Between the line containing "Answer: -1/9880073 ≈ -1.0121e-7" and the line containing "Answer: 318839522590621/45763336184 ≈ 6967.1" lies a run of lines; give that run again exactly, with both of those lines, and nothing else from the entries below.

Saved entries
---
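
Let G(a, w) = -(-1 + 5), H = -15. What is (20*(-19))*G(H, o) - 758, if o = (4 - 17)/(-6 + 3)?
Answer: 762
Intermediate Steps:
o = 13/3 (o = -13/(-3) = -13*(-⅓) = 13/3 ≈ 4.3333)
G(a, w) = -4 (G(a, w) = -1*4 = -4)
(20*(-19))*G(H, o) - 758 = (20*(-19))*(-4) - 758 = -380*(-4) - 758 = 1520 - 758 = 762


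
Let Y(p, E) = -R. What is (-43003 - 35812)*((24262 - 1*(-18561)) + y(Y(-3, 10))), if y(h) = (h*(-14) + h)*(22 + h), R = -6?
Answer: -3202962785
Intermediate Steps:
Y(p, E) = 6 (Y(p, E) = -1*(-6) = 6)
y(h) = -13*h*(22 + h) (y(h) = (-14*h + h)*(22 + h) = (-13*h)*(22 + h) = -13*h*(22 + h))
(-43003 - 35812)*((24262 - 1*(-18561)) + y(Y(-3, 10))) = (-43003 - 35812)*((24262 - 1*(-18561)) - 13*6*(22 + 6)) = -78815*((24262 + 18561) - 13*6*28) = -78815*(42823 - 2184) = -78815*40639 = -3202962785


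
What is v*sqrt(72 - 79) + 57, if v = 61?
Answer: 57 + 61*I*sqrt(7) ≈ 57.0 + 161.39*I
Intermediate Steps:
v*sqrt(72 - 79) + 57 = 61*sqrt(72 - 79) + 57 = 61*sqrt(-7) + 57 = 61*(I*sqrt(7)) + 57 = 61*I*sqrt(7) + 57 = 57 + 61*I*sqrt(7)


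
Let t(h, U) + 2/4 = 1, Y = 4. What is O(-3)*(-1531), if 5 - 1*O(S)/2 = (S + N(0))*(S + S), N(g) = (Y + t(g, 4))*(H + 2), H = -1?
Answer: -42868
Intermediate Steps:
t(h, U) = ½ (t(h, U) = -½ + 1 = ½)
N(g) = 9/2 (N(g) = (4 + ½)*(-1 + 2) = (9/2)*1 = 9/2)
O(S) = 10 - 4*S*(9/2 + S) (O(S) = 10 - 2*(S + 9/2)*(S + S) = 10 - 2*(9/2 + S)*2*S = 10 - 4*S*(9/2 + S))
O(-3)*(-1531) = (10 - 18*(-3) - 4*(-3)²)*(-1531) = (10 + 54 - 4*9)*(-1531) = (10 + 54 - 36)*(-1531) = 28*(-1531) = -42868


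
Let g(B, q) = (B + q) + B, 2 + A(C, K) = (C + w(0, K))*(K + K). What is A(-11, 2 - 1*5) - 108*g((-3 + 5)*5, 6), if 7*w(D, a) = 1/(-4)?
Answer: -38413/14 ≈ -2743.8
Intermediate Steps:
w(D, a) = -1/28 (w(D, a) = (⅐)/(-4) = (⅐)*(-¼) = -1/28)
A(C, K) = -2 + 2*K*(-1/28 + C) (A(C, K) = -2 + (C - 1/28)*(K + K) = -2 + (-1/28 + C)*(2*K) = -2 + 2*K*(-1/28 + C))
g(B, q) = q + 2*B
A(-11, 2 - 1*5) - 108*g((-3 + 5)*5, 6) = (-2 - (2 - 1*5)/14 + 2*(-11)*(2 - 1*5)) - 108*(6 + 2*((-3 + 5)*5)) = (-2 - (2 - 5)/14 + 2*(-11)*(2 - 5)) - 108*(6 + 2*(2*5)) = (-2 - 1/14*(-3) + 2*(-11)*(-3)) - 108*(6 + 2*10) = (-2 + 3/14 + 66) - 108*(6 + 20) = 899/14 - 108*26 = 899/14 - 2808 = -38413/14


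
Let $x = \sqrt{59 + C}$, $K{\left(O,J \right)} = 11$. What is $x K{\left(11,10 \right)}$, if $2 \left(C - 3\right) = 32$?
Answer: $11 \sqrt{78} \approx 97.149$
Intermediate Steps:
$C = 19$ ($C = 3 + \frac{1}{2} \cdot 32 = 3 + 16 = 19$)
$x = \sqrt{78}$ ($x = \sqrt{59 + 19} = \sqrt{78} \approx 8.8318$)
$x K{\left(11,10 \right)} = \sqrt{78} \cdot 11 = 11 \sqrt{78}$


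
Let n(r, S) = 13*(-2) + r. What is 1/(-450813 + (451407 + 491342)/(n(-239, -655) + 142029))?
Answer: -141764/63908111383 ≈ -2.2182e-6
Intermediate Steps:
n(r, S) = -26 + r
1/(-450813 + (451407 + 491342)/(n(-239, -655) + 142029)) = 1/(-450813 + (451407 + 491342)/((-26 - 239) + 142029)) = 1/(-450813 + 942749/(-265 + 142029)) = 1/(-450813 + 942749/141764) = 1/(-63908111383/141764) = -141764/63908111383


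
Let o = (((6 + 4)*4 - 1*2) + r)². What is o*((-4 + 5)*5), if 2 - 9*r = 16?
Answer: 537920/81 ≈ 6641.0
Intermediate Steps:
r = -14/9 (r = 2/9 - ⅑*16 = 2/9 - 16/9 = -14/9 ≈ -1.5556)
o = 107584/81 (o = (((6 + 4)*4 - 1*2) - 14/9)² = ((10*4 - 2) - 14/9)² = ((40 - 2) - 14/9)² = (38 - 14/9)² = (328/9)² = 107584/81 ≈ 1328.2)
o*((-4 + 5)*5) = 107584*((-4 + 5)*5)/81 = 107584*(1*5)/81 = (107584/81)*5 = 537920/81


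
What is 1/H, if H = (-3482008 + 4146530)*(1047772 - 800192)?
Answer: 1/164522356760 ≈ 6.0782e-12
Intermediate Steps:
H = 164522356760 (H = 664522*247580 = 164522356760)
1/H = 1/164522356760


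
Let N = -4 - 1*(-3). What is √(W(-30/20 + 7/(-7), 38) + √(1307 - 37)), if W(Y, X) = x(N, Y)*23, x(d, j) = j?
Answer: √(-230 + 4*√1270)/2 ≈ 4.6758*I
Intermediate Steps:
N = -1 (N = -4 + 3 = -1)
W(Y, X) = 23*Y (W(Y, X) = Y*23 = 23*Y)
√(W(-30/20 + 7/(-7), 38) + √(1307 - 37)) = √(23*(-30/20 + 7/(-7)) + √(1307 - 37)) = √(23*(-30*1/20 + 7*(-⅐)) + √1270) = √(23*(-3/2 - 1) + √1270) = √(23*(-5/2) + √1270) = √(-115/2 + √1270)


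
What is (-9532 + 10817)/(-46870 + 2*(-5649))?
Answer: -1285/58168 ≈ -0.022091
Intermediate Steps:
(-9532 + 10817)/(-46870 + 2*(-5649)) = 1285/(-46870 - 11298) = 1285/(-58168) = 1285*(-1/58168) = -1285/58168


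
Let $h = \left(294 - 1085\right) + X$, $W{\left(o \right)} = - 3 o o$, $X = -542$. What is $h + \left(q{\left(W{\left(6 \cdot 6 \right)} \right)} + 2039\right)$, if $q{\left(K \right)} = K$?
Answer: $-3182$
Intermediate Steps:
$W{\left(o \right)} = - 3 o^{2}$
$h = -1333$ ($h = \left(294 - 1085\right) - 542 = -791 - 542 = -1333$)
$h + \left(q{\left(W{\left(6 \cdot 6 \right)} \right)} + 2039\right) = -1333 + \left(- 3 \left(6 \cdot 6\right)^{2} + 2039\right) = -1333 + \left(- 3 \cdot 36^{2} + 2039\right) = -1333 + \left(\left(-3\right) 1296 + 2039\right) = -1333 + \left(-3888 + 2039\right) = -1333 - 1849 = -3182$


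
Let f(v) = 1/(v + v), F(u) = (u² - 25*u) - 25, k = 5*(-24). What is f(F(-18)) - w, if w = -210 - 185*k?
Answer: -32941019/1498 ≈ -21990.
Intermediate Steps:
k = -120
F(u) = -25 + u² - 25*u
w = 21990 (w = -210 - 185*(-120) = -210 + 22200 = 21990)
f(v) = 1/(2*v)
f(F(-18)) - w = 1/(2*(-25 + (-18)² - 25*(-18))) - 1*21990 = 1/(2*(-25 + 324 + 450)) - 21990 = (½)/749 - 21990 = (½)*(1/749) - 21990 = 1/1498 - 21990 = -32941019/1498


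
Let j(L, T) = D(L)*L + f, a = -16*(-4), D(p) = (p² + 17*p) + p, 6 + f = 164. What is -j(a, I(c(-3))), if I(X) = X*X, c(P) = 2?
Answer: -336030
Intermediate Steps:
f = 158 (f = -6 + 164 = 158)
I(X) = X²
D(p) = p² + 18*p
a = 64
j(L, T) = 158 + L²*(18 + L) (j(L, T) = (L*(18 + L))*L + 158 = L²*(18 + L) + 158 = 158 + L²*(18 + L))
-j(a, I(c(-3))) = -(158 + 64²*(18 + 64)) = -(158 + 4096*82) = -(158 + 335872) = -1*336030 = -336030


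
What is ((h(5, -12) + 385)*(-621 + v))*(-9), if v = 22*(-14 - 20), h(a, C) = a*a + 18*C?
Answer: 2390274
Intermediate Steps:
h(a, C) = a² + 18*C
v = -748 (v = 22*(-34) = -748)
((h(5, -12) + 385)*(-621 + v))*(-9) = (((5² + 18*(-12)) + 385)*(-621 - 748))*(-9) = (((25 - 216) + 385)*(-1369))*(-9) = ((-191 + 385)*(-1369))*(-9) = (194*(-1369))*(-9) = -265586*(-9) = 2390274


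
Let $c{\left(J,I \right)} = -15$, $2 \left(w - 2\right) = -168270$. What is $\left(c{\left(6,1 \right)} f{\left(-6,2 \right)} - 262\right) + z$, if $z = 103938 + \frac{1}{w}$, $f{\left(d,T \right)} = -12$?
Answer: $\frac{8737716847}{84133} \approx 1.0386 \cdot 10^{5}$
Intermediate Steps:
$w = -84133$ ($w = 2 + \frac{1}{2} \left(-168270\right) = 2 - 84135 = -84133$)
$z = \frac{8744615753}{84133}$ ($z = 103938 + \frac{1}{-84133} = 103938 - \frac{1}{84133} = \frac{8744615753}{84133} \approx 1.0394 \cdot 10^{5}$)
$\left(c{\left(6,1 \right)} f{\left(-6,2 \right)} - 262\right) + z = \left(\left(-15\right) \left(-12\right) - 262\right) + \frac{8744615753}{84133} = \left(180 - 262\right) + \frac{8744615753}{84133} = -82 + \frac{8744615753}{84133} = \frac{8737716847}{84133}$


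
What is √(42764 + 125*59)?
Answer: 9*√619 ≈ 223.92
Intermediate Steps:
√(42764 + 125*59) = √(42764 + 7375) = √50139 = 9*√619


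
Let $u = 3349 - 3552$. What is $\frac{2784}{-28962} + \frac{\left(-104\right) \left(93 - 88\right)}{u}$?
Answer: $\frac{2415848}{979881} \approx 2.4655$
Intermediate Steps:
$u = -203$ ($u = 3349 - 3552 = -203$)
$\frac{2784}{-28962} + \frac{\left(-104\right) \left(93 - 88\right)}{u} = \frac{2784}{-28962} + \frac{\left(-104\right) \left(93 - 88\right)}{-203} = 2784 \left(- \frac{1}{28962}\right) + \left(-104\right) 5 \left(- \frac{1}{203}\right) = - \frac{464}{4827} - - \frac{520}{203} = - \frac{464}{4827} + \frac{520}{203} = \frac{2415848}{979881}$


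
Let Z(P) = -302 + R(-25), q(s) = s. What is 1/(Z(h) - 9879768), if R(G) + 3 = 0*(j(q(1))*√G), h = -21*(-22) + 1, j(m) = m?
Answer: -1/9880073 ≈ -1.0121e-7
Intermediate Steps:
h = 463 (h = 462 + 1 = 463)
R(G) = -3 (R(G) = -3 + 0*(1*√G) = -3 + 0*√G = -3 + 0 = -3)
Z(P) = -305 (Z(P) = -302 - 3 = -305)
1/(Z(h) - 9879768) = 1/(-305 - 9879768) = 1/(-9880073) = -1/9880073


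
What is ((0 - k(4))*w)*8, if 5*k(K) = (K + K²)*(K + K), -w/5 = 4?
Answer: 5120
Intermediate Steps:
w = -20 (w = -5*4 = -20)
k(K) = 2*K*(K + K²)/5 (k(K) = ((K + K²)*(K + K))/5 = ((K + K²)*(2*K))/5 = (2*K*(K + K²))/5 = 2*K*(K + K²)/5)
((0 - k(4))*w)*8 = ((0 - 2*4²*(1 + 4)/5)*(-20))*8 = ((0 - 2*16*5/5)*(-20))*8 = ((0 - 1*32)*(-20))*8 = ((0 - 32)*(-20))*8 = -32*(-20)*8 = 640*8 = 5120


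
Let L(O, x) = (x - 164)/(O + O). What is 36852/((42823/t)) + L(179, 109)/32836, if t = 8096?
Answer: 318839522590621/45763336184 ≈ 6967.1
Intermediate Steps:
L(O, x) = (-164 + x)/(2*O) (L(O, x) = (-164 + x)/((2*O)) = (-164 + x)*(1/(2*O)) = (-164 + x)/(2*O))
36852/((42823/t)) + L(179, 109)/32836 = 36852/((42823/8096)) + ((1/2)*(-164 + 109)/179)/32836 = 36852/((42823*(1/8096))) + ((1/2)*(1/179)*(-55))*(1/32836) = 36852/(3893/736) - 55/358*1/32836 = 36852*(736/3893) - 55/11755288 = 27123072/3893 - 55/11755288 = 318839522590621/45763336184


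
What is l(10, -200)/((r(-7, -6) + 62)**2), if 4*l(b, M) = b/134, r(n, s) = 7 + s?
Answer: 5/1063692 ≈ 4.7006e-6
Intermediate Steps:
l(b, M) = b/536 (l(b, M) = (b/134)/4 = b/536)
l(10, -200)/((r(-7, -6) + 62)**2) = ((1/536)*10)/(((7 - 6) + 62)**2) = 5/(268*((1 + 62)**2)) = 5/(268*(63**2)) = (5/268)/3969 = (5/268)*(1/3969) = 5/1063692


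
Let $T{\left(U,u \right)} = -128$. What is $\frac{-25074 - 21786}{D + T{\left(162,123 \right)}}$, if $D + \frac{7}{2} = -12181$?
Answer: $\frac{18744}{4925} \approx 3.8059$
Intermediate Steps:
$D = - \frac{24369}{2}$ ($D = - \frac{7}{2} - 12181 = - \frac{24369}{2} \approx -12185.0$)
$\frac{-25074 - 21786}{D + T{\left(162,123 \right)}} = \frac{-25074 - 21786}{- \frac{24369}{2} - 128} = - \frac{46860}{- \frac{24625}{2}} = \left(-46860\right) \left(- \frac{2}{24625}\right) = \frac{18744}{4925}$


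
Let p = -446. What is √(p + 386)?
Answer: 2*I*√15 ≈ 7.746*I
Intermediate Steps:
√(p + 386) = √(-446 + 386) = √(-60) = 2*I*√15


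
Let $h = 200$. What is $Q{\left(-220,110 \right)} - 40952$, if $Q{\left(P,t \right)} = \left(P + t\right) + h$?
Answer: $-40862$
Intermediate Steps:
$Q{\left(P,t \right)} = 200 + P + t$ ($Q{\left(P,t \right)} = \left(P + t\right) + 200 = 200 + P + t$)
$Q{\left(-220,110 \right)} - 40952 = \left(200 - 220 + 110\right) - 40952 = 90 - 40952 = -40862$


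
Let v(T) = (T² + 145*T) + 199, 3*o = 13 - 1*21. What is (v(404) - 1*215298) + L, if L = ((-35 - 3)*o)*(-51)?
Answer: 1529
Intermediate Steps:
o = -8/3 (o = (13 - 1*21)/3 = (13 - 21)/3 = (⅓)*(-8) = -8/3 ≈ -2.6667)
v(T) = 199 + T² + 145*T
L = -5168 (L = ((-35 - 3)*(-8/3))*(-51) = -38*(-8/3)*(-51) = (304/3)*(-51) = -5168)
(v(404) - 1*215298) + L = ((199 + 404² + 145*404) - 1*215298) - 5168 = ((199 + 163216 + 58580) - 215298) - 5168 = (221995 - 215298) - 5168 = 6697 - 5168 = 1529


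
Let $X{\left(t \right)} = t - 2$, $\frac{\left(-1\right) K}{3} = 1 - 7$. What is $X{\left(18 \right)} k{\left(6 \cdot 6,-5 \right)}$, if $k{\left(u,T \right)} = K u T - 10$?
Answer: $-52000$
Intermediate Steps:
$K = 18$ ($K = - 3 \left(1 - 7\right) = \left(-3\right) \left(-6\right) = 18$)
$X{\left(t \right)} = -2 + t$ ($X{\left(t \right)} = t - 2 = -2 + t$)
$k{\left(u,T \right)} = -10 + 18 T u$ ($k{\left(u,T \right)} = 18 u T - 10 = 18 T u - 10 = -10 + 18 T u$)
$X{\left(18 \right)} k{\left(6 \cdot 6,-5 \right)} = \left(-2 + 18\right) \left(-10 + 18 \left(-5\right) 6 \cdot 6\right) = 16 \left(-10 + 18 \left(-5\right) 36\right) = 16 \left(-10 - 3240\right) = 16 \left(-3250\right) = -52000$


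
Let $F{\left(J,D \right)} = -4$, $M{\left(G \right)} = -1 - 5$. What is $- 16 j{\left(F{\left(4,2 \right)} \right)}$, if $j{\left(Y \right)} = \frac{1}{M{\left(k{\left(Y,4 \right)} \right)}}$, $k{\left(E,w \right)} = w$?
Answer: $\frac{8}{3} \approx 2.6667$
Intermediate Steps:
$M{\left(G \right)} = -6$ ($M{\left(G \right)} = -1 - 5 = -6$)
$j{\left(Y \right)} = - \frac{1}{6}$ ($j{\left(Y \right)} = \frac{1}{-6} = - \frac{1}{6}$)
$- 16 j{\left(F{\left(4,2 \right)} \right)} = \left(-16\right) \left(- \frac{1}{6}\right) = \frac{8}{3}$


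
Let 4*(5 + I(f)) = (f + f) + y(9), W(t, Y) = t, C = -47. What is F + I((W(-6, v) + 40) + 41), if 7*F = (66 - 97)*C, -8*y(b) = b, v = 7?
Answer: 53841/224 ≈ 240.36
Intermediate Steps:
y(b) = -b/8
I(f) = -169/32 + f/2 (I(f) = -5 + ((f + f) - ⅛*9)/4 = -5 + (2*f - 9/8)/4 = -5 + (-9/8 + 2*f)/4 = -5 + (-9/32 + f/2) = -169/32 + f/2)
F = 1457/7 (F = ((66 - 97)*(-47))/7 = (-31*(-47))/7 = (⅐)*1457 = 1457/7 ≈ 208.14)
F + I((W(-6, v) + 40) + 41) = 1457/7 + (-169/32 + ((-6 + 40) + 41)/2) = 1457/7 + (-169/32 + (34 + 41)/2) = 1457/7 + (-169/32 + (½)*75) = 1457/7 + (-169/32 + 75/2) = 1457/7 + 1031/32 = 53841/224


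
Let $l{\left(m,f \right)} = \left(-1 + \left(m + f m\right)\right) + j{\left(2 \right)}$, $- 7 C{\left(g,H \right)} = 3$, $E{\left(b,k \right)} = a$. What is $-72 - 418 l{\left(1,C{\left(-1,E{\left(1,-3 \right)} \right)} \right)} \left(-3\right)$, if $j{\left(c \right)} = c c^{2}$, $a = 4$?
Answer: $\frac{65958}{7} \approx 9422.6$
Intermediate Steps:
$E{\left(b,k \right)} = 4$
$C{\left(g,H \right)} = - \frac{3}{7}$ ($C{\left(g,H \right)} = \left(- \frac{1}{7}\right) 3 = - \frac{3}{7}$)
$j{\left(c \right)} = c^{3}$
$l{\left(m,f \right)} = 7 + m + f m$ ($l{\left(m,f \right)} = \left(-1 + \left(m + f m\right)\right) + 2^{3} = \left(-1 + m + f m\right) + 8 = 7 + m + f m$)
$-72 - 418 l{\left(1,C{\left(-1,E{\left(1,-3 \right)} \right)} \right)} \left(-3\right) = -72 - 418 \left(7 + 1 - \frac{3}{7}\right) \left(-3\right) = -72 - 418 \cdot \frac{53}{7} \left(-3\right) = -72 - - \frac{66462}{7} = -72 + \frac{66462}{7} = \frac{65958}{7}$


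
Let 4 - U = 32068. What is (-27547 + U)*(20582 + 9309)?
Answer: -1781832401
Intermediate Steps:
U = -32064 (U = 4 - 1*32068 = 4 - 32068 = -32064)
(-27547 + U)*(20582 + 9309) = (-27547 - 32064)*(20582 + 9309) = -59611*29891 = -1781832401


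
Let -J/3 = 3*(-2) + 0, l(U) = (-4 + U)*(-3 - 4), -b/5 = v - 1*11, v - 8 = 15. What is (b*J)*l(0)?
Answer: -30240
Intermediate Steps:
v = 23 (v = 8 + 15 = 23)
b = -60 (b = -5*(23 - 1*11) = -5*(23 - 11) = -5*12 = -60)
l(U) = 28 - 7*U (l(U) = (-4 + U)*(-7) = 28 - 7*U)
J = 18 (J = -3*(3*(-2) + 0) = -3*(-6 + 0) = -3*(-6) = 18)
(b*J)*l(0) = (-60*18)*(28 - 7*0) = -1080*(28 + 0) = -1080*28 = -30240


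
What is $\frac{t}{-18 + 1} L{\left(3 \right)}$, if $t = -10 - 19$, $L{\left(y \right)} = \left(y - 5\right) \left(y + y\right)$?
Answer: $- \frac{348}{17} \approx -20.471$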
---
- ANSWER SPACE -
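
Answer: -1/9880073 ≈ -1.0121e-7
Intermediate Steps:
h = 463 (h = 462 + 1 = 463)
R(G) = -3 (R(G) = -3 + 0*(1*√G) = -3 + 0*√G = -3 + 0 = -3)
Z(P) = -305 (Z(P) = -302 - 3 = -305)
1/(Z(h) - 9879768) = 1/(-305 - 9879768) = 1/(-9880073) = -1/9880073


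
What is ((0 - k(4))*w)*8, if 5*k(K) = (K + K²)*(K + K), -w/5 = 4?
Answer: 5120
Intermediate Steps:
w = -20 (w = -5*4 = -20)
k(K) = 2*K*(K + K²)/5 (k(K) = ((K + K²)*(K + K))/5 = ((K + K²)*(2*K))/5 = (2*K*(K + K²))/5 = 2*K*(K + K²)/5)
((0 - k(4))*w)*8 = ((0 - 2*4²*(1 + 4)/5)*(-20))*8 = ((0 - 2*16*5/5)*(-20))*8 = ((0 - 1*32)*(-20))*8 = ((0 - 32)*(-20))*8 = -32*(-20)*8 = 640*8 = 5120


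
Let L(O, x) = (x - 164)/(O + O). What is 36852/((42823/t)) + L(179, 109)/32836, if t = 8096?
Answer: 318839522590621/45763336184 ≈ 6967.1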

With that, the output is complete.